Saved data entries
▼

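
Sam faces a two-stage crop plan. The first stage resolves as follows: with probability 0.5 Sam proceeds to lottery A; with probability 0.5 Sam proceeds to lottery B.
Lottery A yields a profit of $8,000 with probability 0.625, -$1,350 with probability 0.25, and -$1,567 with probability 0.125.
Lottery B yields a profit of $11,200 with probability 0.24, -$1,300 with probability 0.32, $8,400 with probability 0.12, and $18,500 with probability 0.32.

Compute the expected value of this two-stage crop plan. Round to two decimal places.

$6,833.31

EV(A) = 0.625 × 8000 + 0.25 × (-1350) + 0.125 × (-1567) = 5000 − 337.5 − 195.875 = 4466.625
EV(B) = 0.24 × 11200 + 0.32 × (-1300) + 0.12 × 8400 + 0.32 × 18500 = 2688 − 416 + 1008 + 5920 = 9200
Overall = 0.5 × 4466.625 + 0.5 × 9200 = 2233.3125 + 4600 = 6833.3125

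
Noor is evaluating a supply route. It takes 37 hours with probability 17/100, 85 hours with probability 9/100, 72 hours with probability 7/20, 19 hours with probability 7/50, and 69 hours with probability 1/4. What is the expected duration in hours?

59.05 hours

EV = 17/100 × 37 + 9/100 × 85 + 7/20 × 72 + 7/50 × 19 + 1/4 × 69 = 6.29 + 7.65 + 25.2 + 2.66 + 17.25 = 59.05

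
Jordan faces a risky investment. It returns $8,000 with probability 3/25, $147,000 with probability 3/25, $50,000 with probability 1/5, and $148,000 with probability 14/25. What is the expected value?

EV = 3/25 × 8000 + 3/25 × 147000 + 1/5 × 50000 + 14/25 × 148000 = 960 + 17640 + 10000 + 82880 = 111480

$111,480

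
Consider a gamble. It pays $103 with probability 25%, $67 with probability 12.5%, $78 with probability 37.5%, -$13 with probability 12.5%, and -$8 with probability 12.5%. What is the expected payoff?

EV = 0.25 × 103 + 0.125 × 67 + 0.375 × 78 + 0.125 × (-13) + 0.125 × (-8) = 25.75 + 8.375 + 29.25 − 1.625 − 1 = 60.75

$60.75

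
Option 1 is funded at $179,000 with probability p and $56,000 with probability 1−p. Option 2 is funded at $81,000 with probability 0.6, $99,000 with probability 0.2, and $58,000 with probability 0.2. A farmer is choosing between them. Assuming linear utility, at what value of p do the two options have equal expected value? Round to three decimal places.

p = 0.195

EV(Option 2) = 0.6 × 81000 + 0.2 × 99000 + 0.2 × 58000 = 48600 + 19800 + 11600 = 80000
p·179000 + (1−p)·56000 = 80000
123000p + 56000 = 80000
p = (80000 − 56000) / 123000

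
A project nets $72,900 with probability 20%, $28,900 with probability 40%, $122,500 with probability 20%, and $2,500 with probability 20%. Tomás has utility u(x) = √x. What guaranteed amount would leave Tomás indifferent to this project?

E[u] = 0.2·√72900 + 0.4·√28900 + 0.2·√122500 + 0.2·√2500 = 0.2·270 + 0.4·170 + 0.2·350 + 0.2·50 = 202
CE = (202)² = 40804

$40,804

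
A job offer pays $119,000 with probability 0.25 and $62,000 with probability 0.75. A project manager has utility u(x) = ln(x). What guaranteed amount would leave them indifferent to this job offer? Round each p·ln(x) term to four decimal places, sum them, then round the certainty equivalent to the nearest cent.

E[u] = 0.25·ln(119000) + 0.75·ln(62000) = 2.9217 + 8.2762 = 11.1979
CE = e^11.1979 ≈ 72977.03

$72,977.03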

▲

Problem requirements
Filter the entries and copy each line with "yields".

Exercise answer
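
Lottery A yields a profit of $8,000 with probability 0.625, -$1,350 with probability 0.25, and -$1,567 with probability 0.125.
Lottery B yields a profit of $11,200 with probability 0.24, -$1,300 with probability 0.32, $8,400 with probability 0.12, and $18,500 with probability 0.32.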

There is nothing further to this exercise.